**WHAT IS BEING ASKED:**
With the line containing "6 paintings numbered" as the first line and the last line of the records as the final one, reproduce that range exactly.

[Stored data entries]

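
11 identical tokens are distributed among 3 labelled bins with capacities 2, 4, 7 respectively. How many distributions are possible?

Ignoring the caps, the number of non-negative solutions to x_1+…+x_3 = 11 is C(13,2) = 78.
Subtract solutions that violate a single cap (substitute x_i' = x_i − (cap_i+1)): x_1 ≥ 3 gives C(10,2) = 45; x_2 ≥ 5 gives C(8,2) = 28; x_3 ≥ 8 gives C(5,2) = 10. Together 83.
Add back pairs where two caps are both exceeded: 10 + 1 + 0 = 11.
By inclusion–exclusion the count is 78 − 83 + 11 = 6.

6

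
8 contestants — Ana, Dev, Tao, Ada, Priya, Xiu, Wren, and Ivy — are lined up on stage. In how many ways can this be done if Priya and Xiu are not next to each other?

There are 8! = 40320 arrangements in all. If Priya and Xiu are adjacent, merging them into one block gives 2·(7)! = 10080 arrangements.
Complementary counting: 40320 − 10080 = 30240.

30240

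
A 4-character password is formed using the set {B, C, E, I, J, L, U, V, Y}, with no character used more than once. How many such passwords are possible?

3024

Choose and order 4 of the 9 symbols: the first character has 9 options, the next 8, then 7, 6.
That product is 9 × 8 × 7 × 6 = 3024.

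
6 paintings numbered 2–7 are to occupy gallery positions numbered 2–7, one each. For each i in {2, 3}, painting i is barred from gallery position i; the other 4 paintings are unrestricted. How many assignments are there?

504

Let Aᵢ (for i ∈ {2, 3}) be the placements that put painting i in its forbidden gallery position. Any j of these fix j positions, leaving (6−j)! ways to fill the rest, and there are C(2,j) ways to pick which j.
By inclusion–exclusion, the number of valid placements is Σ_{j=0}^{2} (−1)^j C(2,j)·(6−j)!.
Computing: 720 − 240 + 24 = 504.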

**WRITTEN RESPONSE:**
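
6 paintings numbered 2–7 are to occupy gallery positions numbered 2–7, one each. For each i in {2, 3}, painting i is barred from gallery position i; the other 4 paintings are unrestricted. How many assignments are there?

504

Let Aᵢ (for i ∈ {2, 3}) be the placements that put painting i in its forbidden gallery position. Any j of these fix j positions, leaving (6−j)! ways to fill the rest, and there are C(2,j) ways to pick which j.
By inclusion–exclusion, the number of valid placements is Σ_{j=0}^{2} (−1)^j C(2,j)·(6−j)!.
Computing: 720 − 240 + 24 = 504.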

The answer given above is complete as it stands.